[PROBLEM REQUIREMENTS] Please quote only the lines that start at the one with "A series chain for a lighting-circuit" and go on to the last line of the data, both ends kept.

[RECORDS TO PROCESS]
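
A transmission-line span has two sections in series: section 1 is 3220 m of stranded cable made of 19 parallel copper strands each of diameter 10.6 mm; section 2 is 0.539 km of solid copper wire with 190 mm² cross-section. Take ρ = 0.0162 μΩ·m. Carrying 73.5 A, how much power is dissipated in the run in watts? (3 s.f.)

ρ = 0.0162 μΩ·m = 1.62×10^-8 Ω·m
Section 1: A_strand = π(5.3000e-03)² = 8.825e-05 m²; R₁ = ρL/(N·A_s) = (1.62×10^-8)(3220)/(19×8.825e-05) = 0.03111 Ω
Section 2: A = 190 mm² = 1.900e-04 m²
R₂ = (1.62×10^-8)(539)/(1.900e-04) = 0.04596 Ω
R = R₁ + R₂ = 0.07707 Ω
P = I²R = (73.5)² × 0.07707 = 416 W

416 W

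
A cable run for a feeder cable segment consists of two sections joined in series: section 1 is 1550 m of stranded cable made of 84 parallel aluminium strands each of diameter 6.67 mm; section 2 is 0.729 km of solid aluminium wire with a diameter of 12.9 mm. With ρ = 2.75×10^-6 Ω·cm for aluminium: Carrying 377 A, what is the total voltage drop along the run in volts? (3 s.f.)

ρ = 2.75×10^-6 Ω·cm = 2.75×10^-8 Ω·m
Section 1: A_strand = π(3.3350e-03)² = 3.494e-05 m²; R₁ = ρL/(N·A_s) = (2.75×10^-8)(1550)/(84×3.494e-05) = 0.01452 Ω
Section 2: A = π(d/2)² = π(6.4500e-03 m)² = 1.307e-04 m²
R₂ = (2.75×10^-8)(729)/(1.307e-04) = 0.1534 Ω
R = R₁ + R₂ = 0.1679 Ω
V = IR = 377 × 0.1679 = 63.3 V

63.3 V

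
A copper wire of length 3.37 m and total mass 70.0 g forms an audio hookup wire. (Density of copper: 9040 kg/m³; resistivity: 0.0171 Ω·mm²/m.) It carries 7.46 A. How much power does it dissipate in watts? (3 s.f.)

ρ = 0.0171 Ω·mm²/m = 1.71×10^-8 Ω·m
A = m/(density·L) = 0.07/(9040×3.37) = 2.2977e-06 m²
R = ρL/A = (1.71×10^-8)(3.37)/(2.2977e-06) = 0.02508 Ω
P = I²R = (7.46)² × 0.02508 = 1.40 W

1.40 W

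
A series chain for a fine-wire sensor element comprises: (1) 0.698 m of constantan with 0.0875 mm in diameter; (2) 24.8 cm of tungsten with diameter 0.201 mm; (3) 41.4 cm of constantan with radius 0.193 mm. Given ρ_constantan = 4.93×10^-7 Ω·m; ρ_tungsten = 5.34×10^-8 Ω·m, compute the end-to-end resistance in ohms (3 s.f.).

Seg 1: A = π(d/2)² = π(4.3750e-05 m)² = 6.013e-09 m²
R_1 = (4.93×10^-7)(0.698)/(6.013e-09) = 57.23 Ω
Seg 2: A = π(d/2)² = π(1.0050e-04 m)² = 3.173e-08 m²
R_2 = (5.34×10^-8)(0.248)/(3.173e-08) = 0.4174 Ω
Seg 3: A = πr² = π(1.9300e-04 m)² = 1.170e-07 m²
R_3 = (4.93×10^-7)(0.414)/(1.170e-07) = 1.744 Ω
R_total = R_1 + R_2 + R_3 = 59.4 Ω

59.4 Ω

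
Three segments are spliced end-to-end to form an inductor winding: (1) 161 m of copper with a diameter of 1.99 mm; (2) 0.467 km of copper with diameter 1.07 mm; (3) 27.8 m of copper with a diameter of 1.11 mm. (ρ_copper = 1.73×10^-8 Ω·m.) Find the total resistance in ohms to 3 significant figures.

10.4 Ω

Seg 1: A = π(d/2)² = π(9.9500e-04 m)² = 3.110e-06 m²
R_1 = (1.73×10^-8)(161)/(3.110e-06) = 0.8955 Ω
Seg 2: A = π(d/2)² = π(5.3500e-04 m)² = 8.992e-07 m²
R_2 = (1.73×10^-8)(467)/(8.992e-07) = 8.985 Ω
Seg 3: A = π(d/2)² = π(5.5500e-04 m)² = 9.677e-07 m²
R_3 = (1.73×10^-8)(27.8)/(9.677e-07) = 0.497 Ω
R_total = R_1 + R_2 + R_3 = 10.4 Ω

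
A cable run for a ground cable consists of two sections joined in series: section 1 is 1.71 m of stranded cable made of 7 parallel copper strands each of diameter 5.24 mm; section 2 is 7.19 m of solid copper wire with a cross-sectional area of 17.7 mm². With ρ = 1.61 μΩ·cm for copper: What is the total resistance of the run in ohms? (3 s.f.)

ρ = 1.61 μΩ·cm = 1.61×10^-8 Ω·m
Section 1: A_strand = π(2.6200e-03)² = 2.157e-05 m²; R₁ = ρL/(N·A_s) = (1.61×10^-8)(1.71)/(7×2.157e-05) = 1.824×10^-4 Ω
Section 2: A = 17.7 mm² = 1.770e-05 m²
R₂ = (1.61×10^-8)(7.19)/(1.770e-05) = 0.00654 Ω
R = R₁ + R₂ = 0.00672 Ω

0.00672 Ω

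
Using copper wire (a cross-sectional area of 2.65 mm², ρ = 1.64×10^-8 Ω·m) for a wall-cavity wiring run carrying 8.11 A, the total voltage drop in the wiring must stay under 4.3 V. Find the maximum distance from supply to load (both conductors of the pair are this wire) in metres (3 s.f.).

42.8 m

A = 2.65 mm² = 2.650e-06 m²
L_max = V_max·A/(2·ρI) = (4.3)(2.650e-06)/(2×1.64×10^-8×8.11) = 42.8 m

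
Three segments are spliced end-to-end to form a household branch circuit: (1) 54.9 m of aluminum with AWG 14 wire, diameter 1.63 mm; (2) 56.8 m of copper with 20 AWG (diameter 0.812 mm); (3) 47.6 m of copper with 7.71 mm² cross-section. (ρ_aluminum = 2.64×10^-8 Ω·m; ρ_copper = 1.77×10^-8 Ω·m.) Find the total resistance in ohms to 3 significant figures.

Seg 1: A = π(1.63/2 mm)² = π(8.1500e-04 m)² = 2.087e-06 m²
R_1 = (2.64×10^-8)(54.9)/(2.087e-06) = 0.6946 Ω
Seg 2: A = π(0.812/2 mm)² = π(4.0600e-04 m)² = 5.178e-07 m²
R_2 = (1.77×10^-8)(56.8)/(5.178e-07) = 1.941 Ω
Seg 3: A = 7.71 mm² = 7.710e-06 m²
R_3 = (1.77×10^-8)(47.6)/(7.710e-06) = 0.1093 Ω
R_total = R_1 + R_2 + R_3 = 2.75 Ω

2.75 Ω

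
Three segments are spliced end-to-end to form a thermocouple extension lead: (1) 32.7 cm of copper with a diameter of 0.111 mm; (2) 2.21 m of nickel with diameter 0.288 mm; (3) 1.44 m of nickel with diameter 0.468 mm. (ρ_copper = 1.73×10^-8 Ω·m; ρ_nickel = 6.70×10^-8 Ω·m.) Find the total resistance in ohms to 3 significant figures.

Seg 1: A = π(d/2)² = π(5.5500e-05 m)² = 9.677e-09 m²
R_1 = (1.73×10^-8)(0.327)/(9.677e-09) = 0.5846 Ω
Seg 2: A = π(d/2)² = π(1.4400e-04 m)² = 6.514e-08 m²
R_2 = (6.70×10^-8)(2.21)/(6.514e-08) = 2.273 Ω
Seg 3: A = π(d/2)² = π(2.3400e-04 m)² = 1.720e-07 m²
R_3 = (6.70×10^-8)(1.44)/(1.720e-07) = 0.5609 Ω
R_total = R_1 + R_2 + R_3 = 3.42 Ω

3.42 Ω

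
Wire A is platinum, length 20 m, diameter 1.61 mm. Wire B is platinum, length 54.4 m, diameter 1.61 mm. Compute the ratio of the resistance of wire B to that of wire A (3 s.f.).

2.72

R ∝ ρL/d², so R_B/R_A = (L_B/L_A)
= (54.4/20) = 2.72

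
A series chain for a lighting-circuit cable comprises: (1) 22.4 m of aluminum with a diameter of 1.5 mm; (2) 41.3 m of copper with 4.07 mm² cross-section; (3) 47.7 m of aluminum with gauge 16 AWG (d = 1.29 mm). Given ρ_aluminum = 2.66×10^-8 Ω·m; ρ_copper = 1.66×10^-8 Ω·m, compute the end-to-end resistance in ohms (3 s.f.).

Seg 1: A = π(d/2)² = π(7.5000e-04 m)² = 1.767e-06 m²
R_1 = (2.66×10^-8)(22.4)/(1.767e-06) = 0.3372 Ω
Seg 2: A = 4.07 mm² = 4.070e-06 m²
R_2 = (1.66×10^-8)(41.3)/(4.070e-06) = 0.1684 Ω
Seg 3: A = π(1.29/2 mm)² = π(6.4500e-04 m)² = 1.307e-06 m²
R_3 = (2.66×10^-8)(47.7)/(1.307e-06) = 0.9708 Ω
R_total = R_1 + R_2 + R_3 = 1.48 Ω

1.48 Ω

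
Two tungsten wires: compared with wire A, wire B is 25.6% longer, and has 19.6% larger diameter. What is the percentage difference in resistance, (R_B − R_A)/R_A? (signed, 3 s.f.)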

[RESPONSE AREA]
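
A series chain for a lighting-circuit cable comprises: (1) 22.4 m of aluminum with a diameter of 1.5 mm; (2) 41.3 m of copper with 4.07 mm² cross-section; (3) 47.7 m of aluminum with gauge 16 AWG (d = 1.29 mm). Given ρ_aluminum = 2.66×10^-8 Ω·m; ρ_copper = 1.66×10^-8 Ω·m, compute the end-to-end resistance in ohms (3 s.f.).

Seg 1: A = π(d/2)² = π(7.5000e-04 m)² = 1.767e-06 m²
R_1 = (2.66×10^-8)(22.4)/(1.767e-06) = 0.3372 Ω
Seg 2: A = 4.07 mm² = 4.070e-06 m²
R_2 = (1.66×10^-8)(41.3)/(4.070e-06) = 0.1684 Ω
Seg 3: A = π(1.29/2 mm)² = π(6.4500e-04 m)² = 1.307e-06 m²
R_3 = (2.66×10^-8)(47.7)/(1.307e-06) = 0.9708 Ω
R_total = R_1 + R_2 + R_3 = 1.48 Ω

1.48 Ω

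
Two tungsten wires: compared with wire A, wire B is 25.6% longer, and has 19.6% larger diameter. What is the percentage difference in resistance, (R_B − R_A)/R_A? (signed, 3 s.f.)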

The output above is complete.